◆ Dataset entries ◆
━━━
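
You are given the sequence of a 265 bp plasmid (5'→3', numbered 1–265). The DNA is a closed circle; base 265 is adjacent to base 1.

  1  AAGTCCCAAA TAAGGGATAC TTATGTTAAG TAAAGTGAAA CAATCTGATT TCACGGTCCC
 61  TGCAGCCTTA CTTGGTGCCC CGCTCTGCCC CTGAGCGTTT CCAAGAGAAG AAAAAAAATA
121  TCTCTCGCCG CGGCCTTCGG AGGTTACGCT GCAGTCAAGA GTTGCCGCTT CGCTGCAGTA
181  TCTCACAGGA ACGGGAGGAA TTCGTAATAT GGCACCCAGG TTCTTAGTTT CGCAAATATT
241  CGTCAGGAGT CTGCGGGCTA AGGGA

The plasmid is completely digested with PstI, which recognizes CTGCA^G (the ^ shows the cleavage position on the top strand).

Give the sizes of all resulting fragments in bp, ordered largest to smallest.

152, 89, 24 bp

PstI sites (CTGCAG) start at positions 60, 149, 173.
PstI cuts after base 5 of each site (before the last base), so after positions 64, 153, 177.
Circular molecule, 3 cuts → 3 fragments:
  65–153 → 89 bp
  154–177 → 24 bp
  178–265 then 1–64 → 88 + 64 = 152 bp
Sorted largest to smallest: 152, 89, 24 bp.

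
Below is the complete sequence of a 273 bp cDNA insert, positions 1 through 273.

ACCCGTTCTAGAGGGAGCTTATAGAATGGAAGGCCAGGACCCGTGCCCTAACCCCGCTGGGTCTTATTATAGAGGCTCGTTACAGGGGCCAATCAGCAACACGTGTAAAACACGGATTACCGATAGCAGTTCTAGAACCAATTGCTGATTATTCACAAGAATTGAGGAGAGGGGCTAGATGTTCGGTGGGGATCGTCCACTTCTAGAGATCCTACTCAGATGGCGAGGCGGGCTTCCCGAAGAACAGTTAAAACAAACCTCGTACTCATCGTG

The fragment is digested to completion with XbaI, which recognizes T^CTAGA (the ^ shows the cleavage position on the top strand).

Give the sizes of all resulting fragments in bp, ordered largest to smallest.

XbaI sites (TCTAGA) start at positions 7, 131, 202.
XbaI cuts after the first base of each site, so after positions 7, 131, 202.
Linear molecule, 3 cuts → 4 fragments:
  1–7 → 7 bp
  8–131 → 124 bp
  132–202 → 71 bp
  203–273 → 71 bp
Sorted largest to smallest: 124, 71, 71, 7 bp.

124, 71, 71, 7 bp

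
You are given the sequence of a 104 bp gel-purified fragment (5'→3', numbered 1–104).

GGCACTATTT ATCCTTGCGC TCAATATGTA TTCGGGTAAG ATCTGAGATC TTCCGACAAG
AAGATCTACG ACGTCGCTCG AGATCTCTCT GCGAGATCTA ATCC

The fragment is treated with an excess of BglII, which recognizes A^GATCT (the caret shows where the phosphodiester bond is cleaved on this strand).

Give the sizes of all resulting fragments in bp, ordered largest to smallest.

BglII sites (AGATCT) start at positions 39, 46, 62, 81, 94.
BglII cuts after the first base of each site, so after positions 39, 46, 62, 81, 94.
Linear molecule, 5 cuts → 6 fragments:
  1–39 → 39 bp
  40–46 → 7 bp
  47–62 → 16 bp
  63–81 → 19 bp
  82–94 → 13 bp
  95–104 → 10 bp
Sorted largest to smallest: 39, 19, 16, 13, 10, 7 bp.

39, 19, 16, 13, 10, 7 bp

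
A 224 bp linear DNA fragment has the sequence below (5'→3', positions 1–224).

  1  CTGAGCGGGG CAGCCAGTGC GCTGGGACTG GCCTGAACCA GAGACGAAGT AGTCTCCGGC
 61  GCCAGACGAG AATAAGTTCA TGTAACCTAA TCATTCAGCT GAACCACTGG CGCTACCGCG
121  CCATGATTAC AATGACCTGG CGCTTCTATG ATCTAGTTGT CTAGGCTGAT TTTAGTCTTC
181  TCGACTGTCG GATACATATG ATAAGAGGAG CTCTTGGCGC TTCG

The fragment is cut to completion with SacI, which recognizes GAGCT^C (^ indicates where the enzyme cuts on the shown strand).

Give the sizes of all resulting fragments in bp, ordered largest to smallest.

212, 12 bp

The SacI site (GAGCTC) starts at position 208.
SacI cuts after base 5 of each site (before the last base), so after position 212.
Linear molecule, 1 cut → 2 fragments:
  1–212 → 212 bp
  213–224 → 12 bp
Sorted largest to smallest: 212, 12 bp.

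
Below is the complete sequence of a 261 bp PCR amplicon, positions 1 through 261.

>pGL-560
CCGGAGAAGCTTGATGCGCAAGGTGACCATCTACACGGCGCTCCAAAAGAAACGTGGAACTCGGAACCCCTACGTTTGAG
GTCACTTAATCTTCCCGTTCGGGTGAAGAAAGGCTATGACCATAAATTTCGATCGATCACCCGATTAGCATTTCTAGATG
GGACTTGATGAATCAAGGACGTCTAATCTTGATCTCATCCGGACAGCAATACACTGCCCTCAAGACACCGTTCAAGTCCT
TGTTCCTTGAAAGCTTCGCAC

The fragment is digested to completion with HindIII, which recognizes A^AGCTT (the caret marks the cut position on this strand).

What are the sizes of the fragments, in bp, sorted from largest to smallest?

HindIII sites (AAGCTT) start at positions 7, 251.
HindIII cuts after the first base of each site, so after positions 7, 251.
Linear molecule, 2 cuts → 3 fragments:
  1–7 → 7 bp
  8–251 → 244 bp
  252–261 → 10 bp
Sorted largest to smallest: 244, 10, 7 bp.

244, 10, 7 bp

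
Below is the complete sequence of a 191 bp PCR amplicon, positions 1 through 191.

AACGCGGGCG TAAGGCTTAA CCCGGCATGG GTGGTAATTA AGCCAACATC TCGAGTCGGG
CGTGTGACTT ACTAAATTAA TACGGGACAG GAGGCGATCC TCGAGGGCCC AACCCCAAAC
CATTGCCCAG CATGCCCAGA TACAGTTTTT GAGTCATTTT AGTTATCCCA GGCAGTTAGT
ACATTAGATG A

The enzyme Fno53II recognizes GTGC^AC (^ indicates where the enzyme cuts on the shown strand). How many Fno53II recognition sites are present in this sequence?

No occurrence of GTGCAC is present in the sequence.
Fno53II does not cut: 0 sites.

0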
━━━
◆ What the task asks ◆
Your task is to copy exactly, and only, the lines from the line with "TGTTCCTTGAAAGCTTCGCAC" through the last line of the entries, both included.

◆ Result of the task ◆
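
TGTTCCTTGAAAGCTTCGCAC

The fragment is digested to completion with HindIII, which recognizes A^AGCTT (the caret marks the cut position on this strand).

What are the sizes of the fragments, in bp, sorted from largest to smallest?

HindIII sites (AAGCTT) start at positions 7, 251.
HindIII cuts after the first base of each site, so after positions 7, 251.
Linear molecule, 2 cuts → 3 fragments:
  1–7 → 7 bp
  8–251 → 244 bp
  252–261 → 10 bp
Sorted largest to smallest: 244, 10, 7 bp.

244, 10, 7 bp

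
Below is the complete sequence of a 191 bp PCR amplicon, positions 1 through 191.

AACGCGGGCG TAAGGCTTAA CCCGGCATGG GTGGTAATTA AGCCAACATC TCGAGTCGGG
CGTGTGACTT ACTAAATTAA TACGGGACAG GAGGCGATCC TCGAGGGCCC AACCCCAAAC
CATTGCCCAG CATGCCCAGA TACAGTTTTT GAGTCATTTT AGTTATCCCA GGCAGTTAGT
ACATTAGATG A

The enzyme Fno53II recognizes GTGC^AC (^ indicates where the enzyme cuts on the shown strand). How many Fno53II recognition sites are present in this sequence?

No occurrence of GTGCAC is present in the sequence.
Fno53II does not cut: 0 sites.

0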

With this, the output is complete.